[Opening THE INPUT section]

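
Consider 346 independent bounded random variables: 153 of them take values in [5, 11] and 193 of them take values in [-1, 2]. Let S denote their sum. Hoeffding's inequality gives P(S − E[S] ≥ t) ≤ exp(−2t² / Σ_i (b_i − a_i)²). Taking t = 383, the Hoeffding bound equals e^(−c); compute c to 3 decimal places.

Σ(b_i − a_i)² = 153·6² + 193·3² = 7245.
c = 2t² / 7245 = 2·383² / 7245 = 40.4939.

40.494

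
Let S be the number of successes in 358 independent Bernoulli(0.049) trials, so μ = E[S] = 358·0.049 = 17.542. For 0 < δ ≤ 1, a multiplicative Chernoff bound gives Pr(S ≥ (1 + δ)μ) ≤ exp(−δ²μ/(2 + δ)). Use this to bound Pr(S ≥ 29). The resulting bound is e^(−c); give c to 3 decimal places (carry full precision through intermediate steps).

2.821

Write 29 = (1 + δ)μ, so δ = 29/17.542 − 1 = 0.6531752…
Then the exponent is δ²μ/(2 + δ) = (29 − μ)² / (μ·(2 + δ)) = 2.820802.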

[Closing THE INPUT section]

*WORK REQUEST:* When you reach the end of the records, set them all down again exactly.

*OUTPUT FOR THIS EXERCISE:*
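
Consider 346 independent bounded random variables: 153 of them take values in [5, 11] and 193 of them take values in [-1, 2]. Let S denote their sum. Hoeffding's inequality gives P(S − E[S] ≥ t) ≤ exp(−2t² / Σ_i (b_i − a_i)²). Taking t = 383, the Hoeffding bound equals e^(−c); compute c to 3 decimal places.

Σ(b_i − a_i)² = 153·6² + 193·3² = 7245.
c = 2t² / 7245 = 2·383² / 7245 = 40.4939.

40.494

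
Let S be the number of successes in 358 independent Bernoulli(0.049) trials, so μ = E[S] = 358·0.049 = 17.542. For 0 < δ ≤ 1, a multiplicative Chernoff bound gives Pr(S ≥ (1 + δ)μ) ≤ exp(−δ²μ/(2 + δ)). Use this to bound Pr(S ≥ 29). The resulting bound is e^(−c); give c to 3 decimal places (carry full precision through intermediate steps).

2.821

Write 29 = (1 + δ)μ, so δ = 29/17.542 − 1 = 0.6531752…
Then the exponent is δ²μ/(2 + δ) = (29 − μ)² / (μ·(2 + δ)) = 2.820802.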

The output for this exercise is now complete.